▶ **WORK TO BE COMPLETED**
Everything in the listing below needs to be retyped exactly.

▶ **THE DATA**
>>>>>

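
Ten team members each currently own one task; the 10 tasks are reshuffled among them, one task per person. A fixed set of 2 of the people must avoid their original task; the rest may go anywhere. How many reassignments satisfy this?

2943360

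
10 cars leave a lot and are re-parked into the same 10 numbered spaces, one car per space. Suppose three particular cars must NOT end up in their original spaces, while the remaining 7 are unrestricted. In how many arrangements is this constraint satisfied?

2656080

Inclusion-exclusion on the 3 forbidden self-matches:
Σ_{j=0}^{3} (-1)^j C(3,j)(10-j)!
= C(3,0)·10! - C(3,1)·9! + C(3,2)·8! - C(3,3)·7!
= 3628800 - 1088640 + 120960 - 5040
= 2656080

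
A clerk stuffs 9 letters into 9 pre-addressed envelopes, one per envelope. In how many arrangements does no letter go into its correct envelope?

133496

By inclusion-exclusion, !9 = Σ (-1)^k · 9!/k! for k=0..9
= 9! - 9!/1! + 9!/2! - 9!/3! + 9!/4! - 9!/5! + 9!/6! - 9!/7! + 9!/8! - 9!/9!
= 362880 - 362880 + 181440 - 60480 + 15120 - 3024 + 504 - 72 + 9 - 1
= 133496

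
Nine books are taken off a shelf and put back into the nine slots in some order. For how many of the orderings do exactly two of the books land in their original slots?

Pick the 2 fixed positions: C(9,2) = 36 ways.
The remaining 7 must be deranged: !7 = 1854.
Total: 36 × 1854 = 66744.

66744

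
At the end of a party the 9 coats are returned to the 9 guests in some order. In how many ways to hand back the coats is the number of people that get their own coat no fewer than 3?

29143

# with exactly i fixed is C(9,i)·!(9-i); sum over i=3..9:
  i=3: C(9,3)·!6 = 84·265 = 22260
  i=4: C(9,4)·!5 = 126·44 = 5544
  i=5: C(9,5)·!4 = 126·9 = 1134
  i=6: C(9,6)·!3 = 84·2 = 168
  i=7: C(9,7)·!2 = 36·1 = 36
  i=8: C(9,8)·!1 = 9·0 = 0
  i=9: C(9,9)·!0 = 1·1 = 1
Total = 29143.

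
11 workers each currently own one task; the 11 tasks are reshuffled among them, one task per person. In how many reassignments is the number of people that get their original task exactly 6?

20328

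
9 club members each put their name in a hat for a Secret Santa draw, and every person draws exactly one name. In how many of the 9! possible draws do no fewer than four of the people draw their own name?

Sum C(9,i)·!(9-i) for i = 4..9:
  i=4: C(9,4)·!5 = 126·44 = 5544
  i=5: C(9,5)·!4 = 126·9 = 1134
  i=6: C(9,6)·!3 = 84·2 = 168
  i=7: C(9,7)·!2 = 36·1 = 36
  i=8: C(9,8)·!1 = 9·0 = 0
  i=9: C(9,9)·!0 = 1·1 = 1
Total = 6883.

6883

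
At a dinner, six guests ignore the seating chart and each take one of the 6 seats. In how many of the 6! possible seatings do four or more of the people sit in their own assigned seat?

Sum C(6,i)·!(6-i) for i = 4..6:
  i=4: C(6,4)·!2 = 15·1 = 15
  i=5: C(6,5)·!1 = 6·0 = 0
  i=6: C(6,6)·!0 = 1·1 = 1
Total = 16.

16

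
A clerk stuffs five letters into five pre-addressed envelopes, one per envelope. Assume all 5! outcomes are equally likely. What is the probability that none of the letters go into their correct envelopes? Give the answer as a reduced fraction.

Favorable outcomes: !5 = 44.
Total outcomes: 5! = 120.
Probability = 44/120 = 11/30.

11/30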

<<<<<

▶ **ANSWER SECTION**
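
Ten team members each currently own one task; the 10 tasks are reshuffled among them, one task per person. A fixed set of 2 of the people must avoid their original task; the rest may go anywhere. How many reassignments satisfy this?

2943360

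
10 cars leave a lot and are re-parked into the same 10 numbered spaces, one car per space. Suppose three particular cars must NOT end up in their original spaces, while the remaining 7 are unrestricted. In how many arrangements is this constraint satisfied?

2656080

Inclusion-exclusion on the 3 forbidden self-matches:
Σ_{j=0}^{3} (-1)^j C(3,j)(10-j)!
= C(3,0)·10! - C(3,1)·9! + C(3,2)·8! - C(3,3)·7!
= 3628800 - 1088640 + 120960 - 5040
= 2656080

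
A clerk stuffs 9 letters into 9 pre-addressed envelopes, one per envelope. In how many arrangements does no letter go into its correct envelope?

133496

By inclusion-exclusion, !9 = Σ (-1)^k · 9!/k! for k=0..9
= 9! - 9!/1! + 9!/2! - 9!/3! + 9!/4! - 9!/5! + 9!/6! - 9!/7! + 9!/8! - 9!/9!
= 362880 - 362880 + 181440 - 60480 + 15120 - 3024 + 504 - 72 + 9 - 1
= 133496

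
Nine books are taken off a shelf and put back into the nine slots in some order. For how many of the orderings do exactly two of the books land in their original slots?

Pick the 2 fixed positions: C(9,2) = 36 ways.
The remaining 7 must be deranged: !7 = 1854.
Total: 36 × 1854 = 66744.

66744

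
At the end of a party the 9 coats are returned to the 9 guests in some order. In how many ways to hand back the coats is the number of people that get their own coat no fewer than 3?

29143

# with exactly i fixed is C(9,i)·!(9-i); sum over i=3..9:
  i=3: C(9,3)·!6 = 84·265 = 22260
  i=4: C(9,4)·!5 = 126·44 = 5544
  i=5: C(9,5)·!4 = 126·9 = 1134
  i=6: C(9,6)·!3 = 84·2 = 168
  i=7: C(9,7)·!2 = 36·1 = 36
  i=8: C(9,8)·!1 = 9·0 = 0
  i=9: C(9,9)·!0 = 1·1 = 1
Total = 29143.

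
11 workers each currently own one task; the 11 tasks are reshuffled among them, one task per person. In how many reassignments is the number of people that get their original task exactly 6?

20328

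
9 club members each put their name in a hat for a Secret Santa draw, and every person draws exactly one name. In how many of the 9! possible draws do no fewer than four of the people draw their own name?

Sum C(9,i)·!(9-i) for i = 4..9:
  i=4: C(9,4)·!5 = 126·44 = 5544
  i=5: C(9,5)·!4 = 126·9 = 1134
  i=6: C(9,6)·!3 = 84·2 = 168
  i=7: C(9,7)·!2 = 36·1 = 36
  i=8: C(9,8)·!1 = 9·0 = 0
  i=9: C(9,9)·!0 = 1·1 = 1
Total = 6883.

6883

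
At a dinner, six guests ignore the seating chart and each take one of the 6 seats. In how many of the 6! possible seatings do four or more of the people sit in their own assigned seat?

Sum C(6,i)·!(6-i) for i = 4..6:
  i=4: C(6,4)·!2 = 15·1 = 15
  i=5: C(6,5)·!1 = 6·0 = 0
  i=6: C(6,6)·!0 = 1·1 = 1
Total = 16.

16

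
A clerk stuffs five letters into five pre-addressed envelopes, one per envelope. Assume all 5! outcomes are equally likely. What is the probability that none of the letters go into their correct envelopes? Give the answer as a reduced fraction.

Favorable outcomes: !5 = 44.
Total outcomes: 5! = 120.
Probability = 44/120 = 11/30.

11/30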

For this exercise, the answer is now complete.